- _Brief_:
All lines up to and including the one that contains "V_4 = (-13, 1)" are to be transcribed exactly, starting from the first line of the records.

───── The data

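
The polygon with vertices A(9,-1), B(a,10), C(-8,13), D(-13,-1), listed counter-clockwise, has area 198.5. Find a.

Write out the shoelace sum; only the two edges meeting at B involve a:
2·Area = [(9·10 − a·(-1)) + (a·13 − (-8)·10)] + 199
       = 14·a + 369 = 397
⇒ a = 2.

2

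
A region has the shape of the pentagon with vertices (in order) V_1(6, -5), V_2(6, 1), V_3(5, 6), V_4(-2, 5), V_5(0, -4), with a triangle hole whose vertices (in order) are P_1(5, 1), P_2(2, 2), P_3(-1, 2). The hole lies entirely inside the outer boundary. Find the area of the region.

66.5

Outer boundary:
Apply the shoelace (surveyor's) formula: 2A = Σ (x_i·y_{i+1} − x_{i+1}·y_i), indices taken mod 5.
V_1→V_2: (6)(1) − (6)(-5) = 36
V_2→V_3: (6)(6) − (5)(1) = 31
V_3→V_4: (5)(5) − (-2)(6) = 37
V_4→V_5: (-2)(-4) − (0)(5) = 8
V_5→V_1: (0)(-5) − (6)(-4) = 24
Σ = 136
Area = |Σ|/2 = 68.
Hole:
Apply the shoelace formula: 2A = Σ (x_i·y_{i+1} − x_{i+1}·y_i), indices taken mod 3.
Σ = (8) + (6) + (-11) = 3
Area = |Σ|/2 = 1.5.
Net area = 68 − 1.5 = 66.5.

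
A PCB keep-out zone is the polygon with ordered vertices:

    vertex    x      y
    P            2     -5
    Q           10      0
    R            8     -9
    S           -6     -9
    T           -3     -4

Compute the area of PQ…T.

Apply the surveyor's formula: 2A = Σ (x_i·y_{i+1} − x_{i+1}·y_i), indices taken mod 5.
Σ = (50) + (-90) + (-126) + (-3) + (23) = -146
Area = |Σ|/2 = 73.

73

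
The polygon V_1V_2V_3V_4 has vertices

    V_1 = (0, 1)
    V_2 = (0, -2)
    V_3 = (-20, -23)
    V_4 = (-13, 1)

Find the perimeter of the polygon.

70

|V_1V_2| = √((0)² + (-3)²) = √9 = 3
|V_2V_3| = √((-20)² + (-21)²) = √841 = 29
|V_3V_4| = √((7)² + (24)²) = √625 = 25
|V_4V_1| = √((13)² + (0)²) = √169 = 13
Perimeter = 3 + 29 + 25 + 13 = 70.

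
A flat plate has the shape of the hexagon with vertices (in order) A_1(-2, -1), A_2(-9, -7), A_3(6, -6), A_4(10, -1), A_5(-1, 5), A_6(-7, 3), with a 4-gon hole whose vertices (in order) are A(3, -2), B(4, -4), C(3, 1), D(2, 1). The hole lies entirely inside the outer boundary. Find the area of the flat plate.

Outer boundary:
Apply Gauss's area formula: 2A = Σ (x_i·y_{i+1} − x_{i+1}·y_i), indices taken mod 6.
A_1→A_2: (-2)(-7) − (-9)(-1) = 5
A_2→A_3: (-9)(-6) − (6)(-7) = 96
A_3→A_4: (6)(-1) − (10)(-6) = 54
A_4→A_5: (10)(5) − (-1)(-1) = 49
A_5→A_6: (-1)(3) − (-7)(5) = 32
A_6→A_1: (-7)(-1) − (-2)(3) = 13
Σ = 249
Area = |Σ|/2 = 124.5.
Hole:
Cross-terms: -4, 16, 1, -7  ⇒  Σ = 6
Area = |Σ|/2 = 3.
Net area = 124.5 − 3 = 121.5.

121.5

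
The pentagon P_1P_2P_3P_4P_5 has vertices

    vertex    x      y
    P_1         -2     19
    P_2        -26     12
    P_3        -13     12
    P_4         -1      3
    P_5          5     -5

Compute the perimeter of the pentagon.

|P_1P_2| = √((-24)² + (-7)²) = √625 = 25
|P_2P_3| = √((13)² + (0)²) = √169 = 13
|P_3P_4| = √((12)² + (-9)²) = √225 = 15
|P_4P_5| = √((6)² + (-8)²) = √100 = 10
|P_5P_1| = √((-7)² + (24)²) = √625 = 25
Perimeter = 25 + 13 + 15 + 10 + 25 = 88.

88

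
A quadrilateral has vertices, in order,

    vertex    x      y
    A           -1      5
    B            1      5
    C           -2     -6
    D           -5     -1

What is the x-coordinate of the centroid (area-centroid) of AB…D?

Apply Gauss's area formula. First the cross-terms c_i = x_i·y_{i+1} − x_{i+1}·y_i:
  -10, 4, -28, -26  ⇒  2A = -60, A = -30.
Then Σ (x_i + x_{i+1})·c_i = 348, so x̄ = 348 / (6·(-30)) = -29/15.

-29/15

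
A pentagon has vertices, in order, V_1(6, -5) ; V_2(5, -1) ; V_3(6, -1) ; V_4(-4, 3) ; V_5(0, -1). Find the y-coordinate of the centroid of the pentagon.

Apply Gauss's area formula. First the cross-terms c_i = x_i·y_{i+1} − x_{i+1}·y_i:
  19, 1, 14, 4, 6  ⇒  2A = 44, A = 22.
Then Σ (y_i + y_{i+1})·c_i = -116, so ȳ = -116 / (6·22) = -29/33.

-29/33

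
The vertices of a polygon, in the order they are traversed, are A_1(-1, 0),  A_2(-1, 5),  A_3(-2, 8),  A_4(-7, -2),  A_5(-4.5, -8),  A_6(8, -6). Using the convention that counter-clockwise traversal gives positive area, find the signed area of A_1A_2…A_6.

Apply the shoelace formula: 2A = Σ (x_i·y_{i+1} − x_{i+1}·y_i), indices taken mod 6.
Σ = (-5) + (2) + (60) + (47) + (91) + (-6) = 189
Signed area = Σ/2 = 94.5 (positive ⇒ counter-clockwise traversal).

94.5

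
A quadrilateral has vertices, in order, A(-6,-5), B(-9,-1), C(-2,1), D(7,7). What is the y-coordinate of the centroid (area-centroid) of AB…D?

-5/12

Apply the surveyor's formula. First the cross-terms c_i = x_i·y_{i+1} − x_{i+1}·y_i:
  -39, -11, -21, 7  ⇒  2A = -64, A = -32.
Then Σ (y_i + y_{i+1})·c_i = 80, so ȳ = 80 / (6·(-32)) = -5/12.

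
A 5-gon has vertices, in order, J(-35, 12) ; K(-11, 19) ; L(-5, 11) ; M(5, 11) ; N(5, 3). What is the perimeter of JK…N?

94

|JK| = √((24)² + (7)²) = √625 = 25
|KL| = √((6)² + (-8)²) = √100 = 10
|LM| = √((10)² + (0)²) = √100 = 10
|MN| = √((0)² + (-8)²) = √64 = 8
|NJ| = √((-40)² + (9)²) = √1681 = 41
Perimeter = 25 + 10 + 10 + 8 + 41 = 94.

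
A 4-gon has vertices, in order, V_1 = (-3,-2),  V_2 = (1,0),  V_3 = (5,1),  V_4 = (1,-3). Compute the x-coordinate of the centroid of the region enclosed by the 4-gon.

Apply Gauss's area formula. First the cross-terms c_i = x_i·y_{i+1} − x_{i+1}·y_i:
  2, 1, -16, -11  ⇒  2A = -24, A = -12.
Then Σ (x_i + x_{i+1})·c_i = -72, so x̄ = -72 / (6·(-12)) = 1.

1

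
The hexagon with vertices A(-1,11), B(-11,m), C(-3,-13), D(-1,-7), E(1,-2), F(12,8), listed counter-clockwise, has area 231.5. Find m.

The doubled signed area Σ (x_i y_{i+1} − x_{i+1} y_i) is linear in m.
With m=0 it equals 453; the coefficient of m is 2 (from the two edges through B).
So 2·m + 453 = 2·231.5 = 463 ⇒ m = 5.

5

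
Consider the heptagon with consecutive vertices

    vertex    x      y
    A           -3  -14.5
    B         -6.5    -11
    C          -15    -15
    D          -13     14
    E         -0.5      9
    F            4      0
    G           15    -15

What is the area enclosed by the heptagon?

501.125

Σ = (-61.25) + (-67.5) + (-405) + (-110) + (-36) + (-60) + (-262.5) = -1002.25
Area = |Σ|/2 = 501.125.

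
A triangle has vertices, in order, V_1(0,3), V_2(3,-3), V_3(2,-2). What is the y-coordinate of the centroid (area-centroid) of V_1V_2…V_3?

Apply Gauss's area formula. First the cross-terms c_i = x_i·y_{i+1} − x_{i+1}·y_i:
  -9, 0, 6  ⇒  2A = -3, A = -1.5.
Then Σ (y_i + y_{i+1})·c_i = 6, so ȳ = 6 / (6·(-1.5)) = -2/3.

-2/3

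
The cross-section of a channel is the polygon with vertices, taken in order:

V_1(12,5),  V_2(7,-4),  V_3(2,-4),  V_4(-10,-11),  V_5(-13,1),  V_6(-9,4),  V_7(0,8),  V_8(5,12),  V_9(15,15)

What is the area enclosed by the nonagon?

Apply the shoelace (surveyor's) formula: 2A = Σ (x_i·y_{i+1} − x_{i+1}·y_i), indices taken mod 9.
Σ = (-83) + (-20) + (-62) + (-153) + (-43) + (-72) + (-40) + (-105) + (-105) = -683
Area = |Σ|/2 = 341.5.

341.5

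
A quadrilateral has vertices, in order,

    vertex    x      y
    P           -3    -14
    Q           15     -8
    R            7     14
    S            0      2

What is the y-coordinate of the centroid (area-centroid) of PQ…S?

-85/39

Apply the shoelace formula. First the cross-terms c_i = x_i·y_{i+1} − x_{i+1}·y_i:
  234, 266, 14, 6  ⇒  2A = 520, A = 260.
Then Σ (y_i + y_{i+1})·c_i = -3400, so ȳ = -3400 / (6·260) = -85/39.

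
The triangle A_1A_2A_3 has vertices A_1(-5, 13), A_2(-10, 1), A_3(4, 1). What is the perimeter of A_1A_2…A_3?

42

|A_1A_2| = √((-5)² + (-12)²) = √169 = 13
|A_2A_3| = √((14)² + (0)²) = √196 = 14
|A_3A_1| = √((-9)² + (12)²) = √225 = 15
Perimeter = 13 + 14 + 15 = 42.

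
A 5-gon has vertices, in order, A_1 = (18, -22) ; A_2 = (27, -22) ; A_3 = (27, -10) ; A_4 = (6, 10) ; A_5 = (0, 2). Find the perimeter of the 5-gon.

|A_1A_2| = √((9)² + (0)²) = √81 = 9
|A_2A_3| = √((0)² + (12)²) = √144 = 12
|A_3A_4| = √((-21)² + (20)²) = √841 = 29
|A_4A_5| = √((-6)² + (-8)²) = √100 = 10
|A_5A_1| = √((18)² + (-24)²) = √900 = 30
Perimeter = 9 + 12 + 29 + 10 + 30 = 90.

90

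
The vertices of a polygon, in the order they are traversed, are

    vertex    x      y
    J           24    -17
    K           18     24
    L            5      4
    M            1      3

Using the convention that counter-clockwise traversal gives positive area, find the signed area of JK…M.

Apply the shoelace formula: 2A = Σ (x_i·y_{i+1} − x_{i+1}·y_i), indices taken mod 4.
Cross-terms: 882, -48, 11, -89  ⇒  Σ = 756
Signed area = Σ/2 = 378 (positive ⇒ counter-clockwise traversal).

378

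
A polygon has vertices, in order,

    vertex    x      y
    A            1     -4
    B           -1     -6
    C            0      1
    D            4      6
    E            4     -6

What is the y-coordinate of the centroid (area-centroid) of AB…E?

-59/73

Apply the surveyor's formula. First the cross-terms c_i = x_i·y_{i+1} − x_{i+1}·y_i:
  -10, -1, -4, -48, -10  ⇒  2A = -73, A = -36.5.
Then Σ (y_i + y_{i+1})·c_i = 177, so ȳ = 177 / (6·(-36.5)) = -59/73.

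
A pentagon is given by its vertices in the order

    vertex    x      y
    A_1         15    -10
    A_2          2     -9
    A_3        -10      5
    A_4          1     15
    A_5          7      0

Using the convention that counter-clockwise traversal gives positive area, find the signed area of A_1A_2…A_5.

-262.5

Cross-terms: -115, -80, -155, -105, -70  ⇒  Σ = -525
Signed area = Σ/2 = -262.5 (negative ⇒ clockwise traversal).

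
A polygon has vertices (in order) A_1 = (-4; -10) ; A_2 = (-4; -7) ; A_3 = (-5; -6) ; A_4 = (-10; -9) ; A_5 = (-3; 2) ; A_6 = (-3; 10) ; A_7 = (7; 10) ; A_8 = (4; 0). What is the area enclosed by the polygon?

144.5

Cross-terms: -12, -11, -15, -47, -24, -100, -40, -40  ⇒  Σ = -289
Area = |Σ|/2 = 144.5.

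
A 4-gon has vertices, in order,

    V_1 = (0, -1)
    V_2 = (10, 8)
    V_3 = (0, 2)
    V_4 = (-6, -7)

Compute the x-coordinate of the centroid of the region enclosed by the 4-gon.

Apply the shoelace (surveyor's) formula. First the cross-terms c_i = x_i·y_{i+1} − x_{i+1}·y_i:
  10, 20, 12, 6  ⇒  2A = 48, A = 24.
Then Σ (x_i + x_{i+1})·c_i = 192, so x̄ = 192 / (6·24) = 4/3.

4/3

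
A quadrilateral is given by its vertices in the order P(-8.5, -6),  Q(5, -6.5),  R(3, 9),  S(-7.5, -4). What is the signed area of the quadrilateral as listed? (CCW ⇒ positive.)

Cross-terms: 85.25, 64.5, 55.5, 11  ⇒  Σ = 216.25
Signed area = Σ/2 = 108.125 (positive ⇒ counter-clockwise traversal).

108.125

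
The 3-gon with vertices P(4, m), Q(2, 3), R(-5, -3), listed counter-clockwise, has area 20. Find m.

-1

Write out the shoelace sum; only the two edges meeting at P involve m:
2·Area = [((-5)·m − 4·(-3)) + (4·3 − 2·m)] + 9
       = -7·m + 33 = 40
⇒ m = -1.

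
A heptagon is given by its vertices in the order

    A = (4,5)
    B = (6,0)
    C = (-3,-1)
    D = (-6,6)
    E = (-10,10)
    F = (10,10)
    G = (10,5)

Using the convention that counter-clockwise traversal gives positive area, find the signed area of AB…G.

-140

Σ = (-30) + (-6) + (-24) + (0) + (-200) + (-50) + (30) = -280
Signed area = Σ/2 = -140 (negative ⇒ clockwise traversal).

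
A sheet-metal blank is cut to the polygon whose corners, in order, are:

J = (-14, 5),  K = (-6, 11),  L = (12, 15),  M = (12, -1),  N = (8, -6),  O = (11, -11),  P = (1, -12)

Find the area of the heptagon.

Cross-terms: -124, -222, -192, -64, -22, -121, -163  ⇒  Σ = -908
Area = |Σ|/2 = 454.

454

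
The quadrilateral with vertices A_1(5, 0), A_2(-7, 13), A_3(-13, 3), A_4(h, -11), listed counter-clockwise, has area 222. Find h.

-11

The doubled signed area Σ (x_i y_{i+1} − x_{i+1} y_i) is linear in h.
With h=0 it equals 411; the coefficient of h is -3 (from the two edges through A_4).
So -3·h + 411 = 2·222 = 444 ⇒ h = -11.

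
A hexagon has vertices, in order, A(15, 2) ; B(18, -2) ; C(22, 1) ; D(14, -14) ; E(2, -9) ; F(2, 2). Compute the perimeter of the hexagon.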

──────────

- _Expected answer_:
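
The polygon with vertices A(9,-1), B(a,10), C(-8,13), D(-13,-1), listed counter-clockwise, has area 198.5. Find a.

Write out the shoelace sum; only the two edges meeting at B involve a:
2·Area = [(9·10 − a·(-1)) + (a·13 − (-8)·10)] + 199
       = 14·a + 369 = 397
⇒ a = 2.

2

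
A region has the shape of the pentagon with vertices (in order) V_1(6, -5), V_2(6, 1), V_3(5, 6), V_4(-2, 5), V_5(0, -4), with a triangle hole whose vertices (in order) are P_1(5, 1), P_2(2, 2), P_3(-1, 2). The hole lies entirely inside the outer boundary. Find the area of the region.

66.5

Outer boundary:
Apply the shoelace (surveyor's) formula: 2A = Σ (x_i·y_{i+1} − x_{i+1}·y_i), indices taken mod 5.
V_1→V_2: (6)(1) − (6)(-5) = 36
V_2→V_3: (6)(6) − (5)(1) = 31
V_3→V_4: (5)(5) − (-2)(6) = 37
V_4→V_5: (-2)(-4) − (0)(5) = 8
V_5→V_1: (0)(-5) − (6)(-4) = 24
Σ = 136
Area = |Σ|/2 = 68.
Hole:
Apply the shoelace formula: 2A = Σ (x_i·y_{i+1} − x_{i+1}·y_i), indices taken mod 3.
Σ = (8) + (6) + (-11) = 3
Area = |Σ|/2 = 1.5.
Net area = 68 − 1.5 = 66.5.

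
A PCB keep-out zone is the polygon with ordered vertices:

    vertex    x      y
    P            2     -5
    Q           10      0
    R            8     -9
    S           -6     -9
    T           -3     -4

Compute the area of PQ…T.

Apply the surveyor's formula: 2A = Σ (x_i·y_{i+1} − x_{i+1}·y_i), indices taken mod 5.
Σ = (50) + (-90) + (-126) + (-3) + (23) = -146
Area = |Σ|/2 = 73.

73

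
The polygon V_1V_2V_3V_4 has vertices

    V_1 = (0, 1)
    V_2 = (0, -2)
    V_3 = (-20, -23)
    V_4 = (-13, 1)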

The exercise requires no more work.